The problem >> Nothing but the lines from the one with "Given the market" down to the one with "5. 5y par swap, fixed" should be returned, exactly and with both ends included, from the material below.

Records provided >>
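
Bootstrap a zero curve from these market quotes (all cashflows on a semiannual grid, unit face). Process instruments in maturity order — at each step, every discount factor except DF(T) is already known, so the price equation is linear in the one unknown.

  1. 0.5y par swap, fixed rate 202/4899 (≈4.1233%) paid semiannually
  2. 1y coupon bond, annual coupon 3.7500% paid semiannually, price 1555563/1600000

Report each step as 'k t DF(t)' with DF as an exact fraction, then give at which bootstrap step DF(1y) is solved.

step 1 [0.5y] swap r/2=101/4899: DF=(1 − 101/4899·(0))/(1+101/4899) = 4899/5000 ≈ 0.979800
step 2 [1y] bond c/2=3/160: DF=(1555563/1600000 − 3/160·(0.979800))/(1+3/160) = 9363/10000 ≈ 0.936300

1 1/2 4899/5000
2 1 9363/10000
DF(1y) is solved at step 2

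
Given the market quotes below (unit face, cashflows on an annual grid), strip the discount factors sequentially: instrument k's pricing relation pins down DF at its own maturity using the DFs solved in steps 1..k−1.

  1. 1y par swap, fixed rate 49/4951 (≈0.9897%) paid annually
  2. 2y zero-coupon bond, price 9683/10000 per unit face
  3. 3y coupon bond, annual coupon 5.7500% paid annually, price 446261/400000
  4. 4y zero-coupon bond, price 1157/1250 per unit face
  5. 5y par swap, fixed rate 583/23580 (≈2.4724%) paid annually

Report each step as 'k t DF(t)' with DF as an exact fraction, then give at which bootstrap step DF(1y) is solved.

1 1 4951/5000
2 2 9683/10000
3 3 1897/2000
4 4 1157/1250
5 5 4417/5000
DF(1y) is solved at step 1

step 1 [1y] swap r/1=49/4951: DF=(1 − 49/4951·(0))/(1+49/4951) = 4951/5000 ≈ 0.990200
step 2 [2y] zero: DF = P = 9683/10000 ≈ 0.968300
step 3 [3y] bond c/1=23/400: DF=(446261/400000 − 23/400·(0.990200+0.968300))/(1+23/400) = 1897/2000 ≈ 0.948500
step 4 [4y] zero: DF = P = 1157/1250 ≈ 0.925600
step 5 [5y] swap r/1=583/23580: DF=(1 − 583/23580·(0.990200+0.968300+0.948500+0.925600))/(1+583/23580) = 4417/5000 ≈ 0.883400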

Answer area >>
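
Given the market quotes below (unit face, cashflows on an annual grid), strip the discount factors sequentially: instrument k's pricing relation pins down DF at its own maturity using the DFs solved in steps 1..k−1.

  1. 1y par swap, fixed rate 49/4951 (≈0.9897%) paid annually
  2. 2y zero-coupon bond, price 9683/10000 per unit face
  3. 3y coupon bond, annual coupon 5.7500% paid annually, price 446261/400000
  4. 4y zero-coupon bond, price 1157/1250 per unit face
  5. 5y par swap, fixed rate 583/23580 (≈2.4724%) paid annually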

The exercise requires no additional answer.